EXERCISE DIRECTIONS: May I have the line containing "A pollster places a Beta(2, 9)" and every line after it through the end of the data, repeated exactly and with no other lines?

START EXTRACTED DATA

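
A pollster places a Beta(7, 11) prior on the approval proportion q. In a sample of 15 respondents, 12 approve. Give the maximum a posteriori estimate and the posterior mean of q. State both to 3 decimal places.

MAP = 0.581, posterior mean = 0.576

Posterior: Beta(7+12, 11+3) = Beta(19, 14).
Mode = (19−1)/(19+14−2) = 18/31 = 0.581.
Mean = 19/(19+14) = 19/33 = 0.576.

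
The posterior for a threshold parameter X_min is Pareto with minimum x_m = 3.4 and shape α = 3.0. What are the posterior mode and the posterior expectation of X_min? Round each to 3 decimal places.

MAP = 3.400; posterior mean = 5.100

The Pareto density is strictly decreasing on [x_m, ∞), so the mode is x_m = 3.400.
Mean = α·x_m/(α−1) = 3.0·3.4/2.0 = 5.100.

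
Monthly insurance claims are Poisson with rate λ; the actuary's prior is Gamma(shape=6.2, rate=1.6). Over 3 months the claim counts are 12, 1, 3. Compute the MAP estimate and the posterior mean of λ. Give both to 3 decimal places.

MAP: 4.609. Posterior mean: 4.826.

Σ counts = 16. Posterior: Gamma(shape = 6.2+16 = 22.2, rate = 1.6+3 = 4.6).
Mode = (α−1)/β = 21.2/4.6 = 4.609.
Mean = α/β = 22.2/4.6 = 4.826.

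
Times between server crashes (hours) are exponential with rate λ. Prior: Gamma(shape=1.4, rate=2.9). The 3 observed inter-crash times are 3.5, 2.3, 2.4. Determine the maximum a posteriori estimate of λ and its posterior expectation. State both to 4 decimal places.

Σ times = 8.2. Posterior: Gamma(shape = 1.4+3 = 4.4, rate = 2.9+8.2 = 11.1).
Mode = (α−1)/β = 3.4/11.1 = 0.3063.
Mean = α/β = 4.4/11.1 = 0.3964.
Mean > mode: the posterior has a right tail.

maximum a posteriori estimate = 0.3063, posterior expectation = 0.3964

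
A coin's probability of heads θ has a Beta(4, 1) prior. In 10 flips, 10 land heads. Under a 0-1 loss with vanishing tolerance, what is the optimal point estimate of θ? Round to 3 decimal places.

Posterior: Beta(4+10, 1+0) = Beta(14, 1).
Since β = 1 ≤ 1 and α > 1, the Beta density is monotone increasing on [0,1]; the mode is at 1.
Mean = 14/(14+1) = 0.933.
This is the posterior mode — the MAP estimate.

1.000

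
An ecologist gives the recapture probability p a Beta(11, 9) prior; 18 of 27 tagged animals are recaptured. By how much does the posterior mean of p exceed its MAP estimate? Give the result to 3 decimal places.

Posterior: Beta(11+18, 9+9) = Beta(29, 18).
Mode = (29−1)/(29+18−2) = 28/45 = 0.622.
Mean = 29/(29+18) = 29/47 = 0.617.
Difference = 0.617 − 0.622 = -0.005.
Mode > mean: the posterior has a left tail.

-0.005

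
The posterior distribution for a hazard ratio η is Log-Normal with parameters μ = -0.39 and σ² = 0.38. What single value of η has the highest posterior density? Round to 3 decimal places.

Mode = exp(μ − σ²) = exp(-0.77) = 0.463.
Mean = exp(μ + σ²/2) = exp(-0.200) = 0.819.
This is the posterior mode — the MAP estimate.

0.463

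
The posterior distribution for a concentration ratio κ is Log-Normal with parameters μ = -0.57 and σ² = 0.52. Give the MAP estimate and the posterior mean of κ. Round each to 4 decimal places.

Mode = exp(μ − σ²) = exp(-1.09) = 0.3362.
Mean = exp(μ + σ²/2) = exp(-0.310) = 0.7334.

MAP = 0.3362, posterior mean = 0.7334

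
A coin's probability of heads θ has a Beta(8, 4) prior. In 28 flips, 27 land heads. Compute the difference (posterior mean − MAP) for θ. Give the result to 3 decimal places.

Posterior: Beta(8+27, 4+1) = Beta(35, 5).
Mode = (35−1)/(35+5−2) = 34/38 = 0.895.
Mean = 35/(35+5) = 35/40 = 0.875.
Difference = 0.875 − 0.895 = -0.020.

-0.020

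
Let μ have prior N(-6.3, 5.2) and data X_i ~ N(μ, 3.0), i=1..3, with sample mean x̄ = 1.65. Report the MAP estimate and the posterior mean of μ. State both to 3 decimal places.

μ_MAP = 0.368, E[μ|data] = 0.368

Posterior for μ is Normal. Precision-weighted mean: (1/5.2·-6.3 + 3/3.0·1.65) / (1/5.2 + 3/3.0) = 0.368.
A Normal posterior is symmetric, so mode = mean.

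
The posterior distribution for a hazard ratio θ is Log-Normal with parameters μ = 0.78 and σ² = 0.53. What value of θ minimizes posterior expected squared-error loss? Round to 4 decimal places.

Mode = exp(μ − σ²) = exp(0.25) = 1.2840.
Mean = exp(μ + σ²/2) = exp(1.045) = 2.8434.
Squared-error loss ⇒ the optimal estimator is the posterior mean.

2.8434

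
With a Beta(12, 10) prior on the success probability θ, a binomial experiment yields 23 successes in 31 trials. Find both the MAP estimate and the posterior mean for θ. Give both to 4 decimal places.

Posterior: Beta(12+23, 10+8) = Beta(35, 18).
Mode = (35−1)/(35+18−2) = 34/51 = 0.6667.
Mean = 35/(35+18) = 35/53 = 0.6604.

θ_MAP = 0.6667, E[θ|data] = 0.6604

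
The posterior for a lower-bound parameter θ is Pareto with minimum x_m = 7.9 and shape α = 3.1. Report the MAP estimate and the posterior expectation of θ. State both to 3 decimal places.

The Pareto density is strictly decreasing on [x_m, ∞), so the mode is x_m = 7.900.
Mean = α·x_m/(α−1) = 3.1·7.9/2.1 = 11.662.

θ_MAP = 7.900, E[θ|data] = 11.662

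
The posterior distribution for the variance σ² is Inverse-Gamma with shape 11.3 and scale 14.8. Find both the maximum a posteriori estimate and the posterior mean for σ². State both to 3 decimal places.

Mode = β/(α+1) = 14.8/12.3 = 1.203.
Mean = β/(α−1) = 14.8/10.3 = 1.437.
The posterior is right-skewed, so the mean exceeds the mode.

maximum a posteriori estimate = 1.203, posterior mean = 1.437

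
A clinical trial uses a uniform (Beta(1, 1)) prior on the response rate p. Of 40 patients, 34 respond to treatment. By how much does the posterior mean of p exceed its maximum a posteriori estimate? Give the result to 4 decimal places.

Posterior: Beta(1+34, 1+6) = Beta(35, 7).
Mode = (35−1)/(35+7−2) = 34/40 = 0.8500.
With a flat prior the MAP equals the MLE, 34/40.
Mean = 35/(35+7) = 35/42 = 0.8333.
Difference = 0.8333 − 0.8500 = -0.0167.

-0.0167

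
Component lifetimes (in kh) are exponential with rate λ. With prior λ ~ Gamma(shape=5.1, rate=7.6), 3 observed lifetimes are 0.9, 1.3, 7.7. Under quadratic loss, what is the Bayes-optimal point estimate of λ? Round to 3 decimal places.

0.463

Σ times = 9.9. Posterior: Gamma(shape = 5.1+3 = 8.1, rate = 7.6+9.9 = 17.5).
Mode = (α−1)/β = 7.1/17.5 = 0.406.
Mean = α/β = 8.1/17.5 = 0.463.
Quadratic loss ⇒ the optimal estimator is the posterior mean.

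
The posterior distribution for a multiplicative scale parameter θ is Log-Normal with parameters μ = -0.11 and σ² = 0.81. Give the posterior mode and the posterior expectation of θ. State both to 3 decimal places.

MAP = 0.399, posterior mean = 1.343

Mode = exp(μ − σ²) = exp(-0.92) = 0.399.
Mean = exp(μ + σ²/2) = exp(0.295) = 1.343.
Mean > mode: the posterior has a right tail.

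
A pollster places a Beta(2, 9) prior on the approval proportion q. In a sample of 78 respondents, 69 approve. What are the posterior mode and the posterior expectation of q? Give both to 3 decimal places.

Posterior: Beta(2+69, 9+9) = Beta(71, 18).
Mode = (71−1)/(71+18−2) = 70/87 = 0.805.
Mean = 71/(71+18) = 71/89 = 0.798.

q_MAP = 0.805, E[q|data] = 0.798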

END EXTRACTED DATA

TASK RESULT:
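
A pollster places a Beta(2, 9) prior on the approval proportion q. In a sample of 78 respondents, 69 approve. What are the posterior mode and the posterior expectation of q? Give both to 3 decimal places.

Posterior: Beta(2+69, 9+9) = Beta(71, 18).
Mode = (71−1)/(71+18−2) = 70/87 = 0.805.
Mean = 71/(71+18) = 71/89 = 0.798.

q_MAP = 0.805, E[q|data] = 0.798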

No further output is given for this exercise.